## What the exercise asks:
Pull each line holding the word "Households" from the data.
──────── Source data ────────
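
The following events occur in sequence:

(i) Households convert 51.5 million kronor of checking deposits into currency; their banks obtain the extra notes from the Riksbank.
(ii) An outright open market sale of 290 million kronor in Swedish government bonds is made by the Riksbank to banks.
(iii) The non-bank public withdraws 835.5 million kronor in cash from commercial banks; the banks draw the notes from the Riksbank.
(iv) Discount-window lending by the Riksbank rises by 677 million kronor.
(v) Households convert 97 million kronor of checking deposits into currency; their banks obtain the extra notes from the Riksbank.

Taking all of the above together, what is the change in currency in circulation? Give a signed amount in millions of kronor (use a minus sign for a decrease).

Currency withdrawal 51.5 million kronor: notes leave the central bank → +51.5M.
OMO sale (to banks) 290 million kronor: no currency enters or leaves circulation → 0.
Currency withdrawal 835.5 million kronor: notes leave the central bank → +835.5M.
Discount-window loan 677 million kronor: no currency enters or leaves circulation → 0.
Currency withdrawal 97 million kronor: notes leave the central bank → +97M.
Net: 51.5 + 0 + 835.5 + 0 + 97 = +984 million.

+984 million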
────────
## Answer for the task:
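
(i) Households convert 51.5 million kronor of checking deposits into currency; their banks obtain the extra notes from the Riksbank.
(v) Households convert 97 million kronor of checking deposits into currency; their banks obtain the extra notes from the Riksbank.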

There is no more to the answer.